(Saved entries)

————————

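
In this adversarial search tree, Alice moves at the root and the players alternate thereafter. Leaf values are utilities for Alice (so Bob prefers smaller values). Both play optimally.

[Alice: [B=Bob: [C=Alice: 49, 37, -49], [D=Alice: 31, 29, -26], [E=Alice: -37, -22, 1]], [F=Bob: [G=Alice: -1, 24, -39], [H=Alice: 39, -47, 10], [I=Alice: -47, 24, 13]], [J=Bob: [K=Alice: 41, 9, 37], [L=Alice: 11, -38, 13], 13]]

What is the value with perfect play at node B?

1

C: max(49, 37, -49) = 49
D: max(31, 29, -26) = 31
E: max(-37, -22, 1) = 1
B: min(49, 31, 1) = 1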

————————

### WORK TO BE COMPLETED:
Work out how many lines in the data include "Alice". Answer with the number only.

### RESPONSE TO THIS EXERCISE:
2